##### EXERCISE DATA

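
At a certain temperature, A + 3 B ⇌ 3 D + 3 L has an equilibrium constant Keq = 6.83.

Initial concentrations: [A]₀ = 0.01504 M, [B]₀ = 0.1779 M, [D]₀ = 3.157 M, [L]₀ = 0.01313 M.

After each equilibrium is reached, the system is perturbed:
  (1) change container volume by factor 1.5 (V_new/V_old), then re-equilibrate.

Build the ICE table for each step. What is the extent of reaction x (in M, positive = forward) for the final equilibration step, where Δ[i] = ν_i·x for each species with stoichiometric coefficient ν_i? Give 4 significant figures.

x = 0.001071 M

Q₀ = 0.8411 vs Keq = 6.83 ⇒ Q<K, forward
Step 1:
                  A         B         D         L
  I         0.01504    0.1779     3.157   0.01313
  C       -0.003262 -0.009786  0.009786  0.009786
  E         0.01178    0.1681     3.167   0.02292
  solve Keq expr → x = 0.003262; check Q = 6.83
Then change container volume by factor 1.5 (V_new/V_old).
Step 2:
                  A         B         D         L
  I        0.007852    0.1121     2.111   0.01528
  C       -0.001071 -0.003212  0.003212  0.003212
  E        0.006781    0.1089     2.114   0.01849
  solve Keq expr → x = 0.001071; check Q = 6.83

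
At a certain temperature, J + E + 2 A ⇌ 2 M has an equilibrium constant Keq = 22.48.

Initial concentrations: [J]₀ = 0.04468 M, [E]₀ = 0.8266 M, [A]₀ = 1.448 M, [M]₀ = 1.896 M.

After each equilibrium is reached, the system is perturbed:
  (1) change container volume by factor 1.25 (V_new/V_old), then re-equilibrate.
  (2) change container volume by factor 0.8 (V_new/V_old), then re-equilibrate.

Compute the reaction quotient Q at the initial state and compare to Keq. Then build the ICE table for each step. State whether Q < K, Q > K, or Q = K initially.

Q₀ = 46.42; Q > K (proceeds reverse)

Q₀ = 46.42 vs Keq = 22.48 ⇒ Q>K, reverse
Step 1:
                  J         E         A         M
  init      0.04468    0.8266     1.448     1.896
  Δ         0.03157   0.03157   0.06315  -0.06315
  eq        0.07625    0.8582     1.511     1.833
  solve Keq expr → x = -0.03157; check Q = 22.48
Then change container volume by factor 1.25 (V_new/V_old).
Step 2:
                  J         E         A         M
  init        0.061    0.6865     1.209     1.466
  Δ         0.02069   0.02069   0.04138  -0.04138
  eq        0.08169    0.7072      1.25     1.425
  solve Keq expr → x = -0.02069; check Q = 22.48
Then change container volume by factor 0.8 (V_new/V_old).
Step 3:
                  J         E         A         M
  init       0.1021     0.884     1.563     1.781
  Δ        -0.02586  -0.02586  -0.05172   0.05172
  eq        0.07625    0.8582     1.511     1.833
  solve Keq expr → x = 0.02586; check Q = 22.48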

##########

→ EXERCISE OBJECTIVE
Please give each line above again, word for word.

→ WRITTEN SOLUTION
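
At a certain temperature, A + 3 B ⇌ 3 D + 3 L has an equilibrium constant Keq = 6.83.

Initial concentrations: [A]₀ = 0.01504 M, [B]₀ = 0.1779 M, [D]₀ = 3.157 M, [L]₀ = 0.01313 M.

After each equilibrium is reached, the system is perturbed:
  (1) change container volume by factor 1.5 (V_new/V_old), then re-equilibrate.

Build the ICE table for each step. What is the extent of reaction x (in M, positive = forward) for the final equilibration step, where Δ[i] = ν_i·x for each species with stoichiometric coefficient ν_i? Give 4 significant figures.

x = 0.001071 M

Q₀ = 0.8411 vs Keq = 6.83 ⇒ Q<K, forward
Step 1:
                  A         B         D         L
  I         0.01504    0.1779     3.157   0.01313
  C       -0.003262 -0.009786  0.009786  0.009786
  E         0.01178    0.1681     3.167   0.02292
  solve Keq expr → x = 0.003262; check Q = 6.83
Then change container volume by factor 1.5 (V_new/V_old).
Step 2:
                  A         B         D         L
  I        0.007852    0.1121     2.111   0.01528
  C       -0.001071 -0.003212  0.003212  0.003212
  E        0.006781    0.1089     2.114   0.01849
  solve Keq expr → x = 0.001071; check Q = 6.83

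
At a certain temperature, J + E + 2 A ⇌ 2 M has an equilibrium constant Keq = 22.48.

Initial concentrations: [J]₀ = 0.04468 M, [E]₀ = 0.8266 M, [A]₀ = 1.448 M, [M]₀ = 1.896 M.

After each equilibrium is reached, the system is perturbed:
  (1) change container volume by factor 1.25 (V_new/V_old), then re-equilibrate.
  (2) change container volume by factor 0.8 (V_new/V_old), then re-equilibrate.

Compute the reaction quotient Q at the initial state and compare to Keq. Then build the ICE table for each step. State whether Q < K, Q > K, or Q = K initially.

Q₀ = 46.42; Q > K (proceeds reverse)

Q₀ = 46.42 vs Keq = 22.48 ⇒ Q>K, reverse
Step 1:
                  J         E         A         M
  init      0.04468    0.8266     1.448     1.896
  Δ         0.03157   0.03157   0.06315  -0.06315
  eq        0.07625    0.8582     1.511     1.833
  solve Keq expr → x = -0.03157; check Q = 22.48
Then change container volume by factor 1.25 (V_new/V_old).
Step 2:
                  J         E         A         M
  init        0.061    0.6865     1.209     1.466
  Δ         0.02069   0.02069   0.04138  -0.04138
  eq        0.08169    0.7072      1.25     1.425
  solve Keq expr → x = -0.02069; check Q = 22.48
Then change container volume by factor 0.8 (V_new/V_old).
Step 3:
                  J         E         A         M
  init       0.1021     0.884     1.563     1.781
  Δ        -0.02586  -0.02586  -0.05172   0.05172
  eq        0.07625    0.8582     1.511     1.833
  solve Keq expr → x = 0.02586; check Q = 22.48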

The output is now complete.